Source material:
=== Begin Enclosure ===
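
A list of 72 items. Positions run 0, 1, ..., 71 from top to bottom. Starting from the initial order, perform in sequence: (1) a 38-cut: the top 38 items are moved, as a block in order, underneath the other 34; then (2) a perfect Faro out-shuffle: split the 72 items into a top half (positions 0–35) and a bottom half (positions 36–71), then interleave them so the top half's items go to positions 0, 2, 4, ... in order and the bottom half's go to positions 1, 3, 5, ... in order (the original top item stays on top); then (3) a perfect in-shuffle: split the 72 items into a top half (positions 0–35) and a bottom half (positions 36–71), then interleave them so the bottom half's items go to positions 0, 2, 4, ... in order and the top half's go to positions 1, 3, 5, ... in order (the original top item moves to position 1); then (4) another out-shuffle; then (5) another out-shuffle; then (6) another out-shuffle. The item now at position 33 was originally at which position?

Undo the operations in reverse order, starting from position 33:
  undo op 6 (out-shuffle, from bottom half): 33 ← 52
  undo op 5 (out-shuffle, from top half): 52 ← 26
  undo op 4 (out-shuffle, from top half): 26 ← 13
  undo op 3 (in-shuffle, from top half): 13 ← 6
  undo op 2 (out-shuffle, from top half): 6 ← 3
  undo op 1 (cut 38): 3 ← 41
So the item at position 33 came from original position 41.

41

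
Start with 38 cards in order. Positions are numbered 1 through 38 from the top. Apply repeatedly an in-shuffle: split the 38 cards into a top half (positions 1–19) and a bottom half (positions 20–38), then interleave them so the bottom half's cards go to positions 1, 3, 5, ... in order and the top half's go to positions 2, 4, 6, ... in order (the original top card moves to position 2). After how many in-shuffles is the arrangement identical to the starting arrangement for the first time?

12

The in-shuffle permutes the 38 positions with cycle lengths [2, 12, 12, 12].
Every card is home exactly when every cycle has completed a whole number of laps, i.e. after lcm(2, 12) = 12 in-shuffles.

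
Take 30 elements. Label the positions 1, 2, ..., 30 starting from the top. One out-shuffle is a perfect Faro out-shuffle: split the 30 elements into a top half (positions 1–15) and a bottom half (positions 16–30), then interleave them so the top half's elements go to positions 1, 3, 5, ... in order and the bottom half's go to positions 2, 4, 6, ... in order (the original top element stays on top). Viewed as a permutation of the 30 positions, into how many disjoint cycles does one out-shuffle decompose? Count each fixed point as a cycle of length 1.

3

Trace each unvisited position around until it returns:
(1) (2 3 5 9 17 4 ... len 28) (30)
3 cycles in total.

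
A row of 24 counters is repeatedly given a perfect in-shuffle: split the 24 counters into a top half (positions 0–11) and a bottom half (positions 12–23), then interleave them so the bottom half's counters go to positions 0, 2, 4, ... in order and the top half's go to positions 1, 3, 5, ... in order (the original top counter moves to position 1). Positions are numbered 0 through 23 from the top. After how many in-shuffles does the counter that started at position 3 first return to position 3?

20

Follow position 3 under repeated in-shuffles:
3 → 7 → 15 → 6 → 13 → 2 → 5 → 11 → 23 → 22 → 20 → 16 → 8 → 17 → 10 → 21 → 18 → 12 → 0 → 1 → 3
It first returns after 20 in-shuffles.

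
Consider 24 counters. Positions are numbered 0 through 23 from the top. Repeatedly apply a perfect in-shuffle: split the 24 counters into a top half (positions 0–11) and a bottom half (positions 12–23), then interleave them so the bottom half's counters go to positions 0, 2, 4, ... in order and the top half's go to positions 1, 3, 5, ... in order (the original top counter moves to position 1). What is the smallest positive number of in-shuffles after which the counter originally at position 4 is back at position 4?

4

Follow position 4 under repeated in-shuffles:
4 → 9 → 19 → 14 → 4
It first returns after 4 in-shuffles.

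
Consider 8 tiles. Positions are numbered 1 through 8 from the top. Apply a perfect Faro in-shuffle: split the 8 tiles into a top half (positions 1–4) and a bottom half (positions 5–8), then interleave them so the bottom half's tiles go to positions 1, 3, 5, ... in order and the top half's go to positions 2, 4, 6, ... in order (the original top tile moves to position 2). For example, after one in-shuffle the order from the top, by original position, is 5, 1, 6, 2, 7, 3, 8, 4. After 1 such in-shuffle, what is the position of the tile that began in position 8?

7

Track the tile's position through each in-shuffle:
8 → 7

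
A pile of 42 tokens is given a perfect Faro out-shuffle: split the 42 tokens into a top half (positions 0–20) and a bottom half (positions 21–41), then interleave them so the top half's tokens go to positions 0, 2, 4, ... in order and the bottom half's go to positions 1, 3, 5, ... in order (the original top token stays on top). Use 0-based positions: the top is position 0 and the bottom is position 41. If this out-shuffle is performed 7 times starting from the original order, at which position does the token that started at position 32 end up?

Track the token's position through each out-shuffle:
32 → 23 → 5 → 10 → 20 → 40 → 39 → 37

37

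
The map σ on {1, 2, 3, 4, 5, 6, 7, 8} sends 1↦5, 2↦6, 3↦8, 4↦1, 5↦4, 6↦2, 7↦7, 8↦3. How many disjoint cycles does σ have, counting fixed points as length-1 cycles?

Cycle decomposition: (1 5 4) (2 6) (3 8) (7).
4 cycles.

4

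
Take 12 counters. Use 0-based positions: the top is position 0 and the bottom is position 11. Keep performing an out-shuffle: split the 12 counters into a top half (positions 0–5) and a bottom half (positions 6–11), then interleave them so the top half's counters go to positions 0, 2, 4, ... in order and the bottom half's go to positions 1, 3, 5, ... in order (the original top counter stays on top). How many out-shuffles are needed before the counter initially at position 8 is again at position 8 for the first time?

10

Follow position 8 under repeated out-shuffles:
8 → 5 → 10 → 9 → 7 → 3 → 6 → 1 → 2 → 4 → 8
It first returns after 10 out-shuffles.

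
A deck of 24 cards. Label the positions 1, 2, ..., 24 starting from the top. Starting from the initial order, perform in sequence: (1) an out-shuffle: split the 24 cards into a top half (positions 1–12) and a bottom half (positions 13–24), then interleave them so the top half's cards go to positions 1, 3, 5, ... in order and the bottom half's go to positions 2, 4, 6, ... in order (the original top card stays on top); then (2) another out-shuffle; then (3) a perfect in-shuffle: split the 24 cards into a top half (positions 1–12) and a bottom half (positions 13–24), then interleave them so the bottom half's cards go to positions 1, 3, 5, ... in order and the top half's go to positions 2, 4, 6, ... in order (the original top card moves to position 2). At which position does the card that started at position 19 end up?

8

Track the card from position 19 forward through each operation:
  after op 1 (out-shuffle): 19 → 14
  after op 2 (out-shuffle): 14 → 4
  after op 3 (in-shuffle): 4 → 8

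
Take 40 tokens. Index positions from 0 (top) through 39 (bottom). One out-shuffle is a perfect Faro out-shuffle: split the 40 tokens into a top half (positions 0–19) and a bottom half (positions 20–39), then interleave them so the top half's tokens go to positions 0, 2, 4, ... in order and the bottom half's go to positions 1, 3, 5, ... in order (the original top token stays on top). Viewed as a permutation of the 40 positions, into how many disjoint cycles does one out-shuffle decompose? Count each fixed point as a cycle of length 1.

Trace each unvisited position around until it returns:
(0) (1 2 4 8 16 32 ... len 12) (3 6 12 24 9 18 ... len 12) (7 14 28 17 34 29 ... len 12) (13 26) (39)
6 cycles in total.

6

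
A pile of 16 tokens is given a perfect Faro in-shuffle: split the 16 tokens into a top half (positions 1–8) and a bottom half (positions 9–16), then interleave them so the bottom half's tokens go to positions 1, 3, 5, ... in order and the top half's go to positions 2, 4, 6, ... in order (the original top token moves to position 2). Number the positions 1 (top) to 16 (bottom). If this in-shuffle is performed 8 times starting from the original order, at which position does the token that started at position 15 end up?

15

Track the token's position through each in-shuffle:
15 → 13 → 9 → 1 → 2 → 4 → 8 → 16 → 15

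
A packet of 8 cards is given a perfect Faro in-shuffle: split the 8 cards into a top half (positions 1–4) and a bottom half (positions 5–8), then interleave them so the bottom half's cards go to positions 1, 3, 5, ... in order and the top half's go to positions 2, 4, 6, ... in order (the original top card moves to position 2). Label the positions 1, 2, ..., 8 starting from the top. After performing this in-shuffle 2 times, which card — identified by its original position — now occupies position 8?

Work backwards from position 8, undoing one in-shuffle at a time:
8 ← 4 ← 2
So the card now at position 8 started at position 2.

2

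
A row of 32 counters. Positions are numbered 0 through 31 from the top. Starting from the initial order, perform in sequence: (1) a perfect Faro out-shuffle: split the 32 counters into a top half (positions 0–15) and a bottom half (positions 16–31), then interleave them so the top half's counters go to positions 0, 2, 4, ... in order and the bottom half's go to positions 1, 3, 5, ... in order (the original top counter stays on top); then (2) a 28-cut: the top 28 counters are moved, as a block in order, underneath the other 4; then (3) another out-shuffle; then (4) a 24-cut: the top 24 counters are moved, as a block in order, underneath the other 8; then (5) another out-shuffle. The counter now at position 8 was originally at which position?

Undo the operations in reverse order, starting from position 8:
  undo op 5 (out-shuffle, from top half): 8 ← 4
  undo op 4 (cut 24): 4 ← 28
  undo op 3 (out-shuffle, from top half): 28 ← 14
  undo op 2 (cut 28): 14 ← 10
  undo op 1 (out-shuffle, from top half): 10 ← 5
So the counter at position 8 came from original position 5.

5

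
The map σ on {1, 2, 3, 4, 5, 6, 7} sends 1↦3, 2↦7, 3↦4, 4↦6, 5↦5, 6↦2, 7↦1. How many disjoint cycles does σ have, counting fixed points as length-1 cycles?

Cycle decomposition: (1 3 4 6 2 7) (5).
2 cycles.

2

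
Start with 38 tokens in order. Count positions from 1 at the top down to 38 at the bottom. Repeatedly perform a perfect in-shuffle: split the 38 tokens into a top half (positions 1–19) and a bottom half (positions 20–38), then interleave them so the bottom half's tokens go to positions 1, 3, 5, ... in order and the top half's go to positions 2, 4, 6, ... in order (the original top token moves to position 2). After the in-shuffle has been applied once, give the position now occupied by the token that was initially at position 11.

Track the token's position through each in-shuffle:
11 → 22

22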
=== End Enclosure ===
Problem requirements:
Repeat the line that contains "Start with 38 tokens", then every line after it until the records end, with nothing added.

Reply to the task:
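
Start with 38 tokens in order. Count positions from 1 at the top down to 38 at the bottom. Repeatedly perform a perfect in-shuffle: split the 38 tokens into a top half (positions 1–19) and a bottom half (positions 20–38), then interleave them so the bottom half's tokens go to positions 1, 3, 5, ... in order and the top half's go to positions 2, 4, 6, ... in order (the original top token moves to position 2). After the in-shuffle has been applied once, give the position now occupied by the token that was initially at position 11.

Track the token's position through each in-shuffle:
11 → 22

22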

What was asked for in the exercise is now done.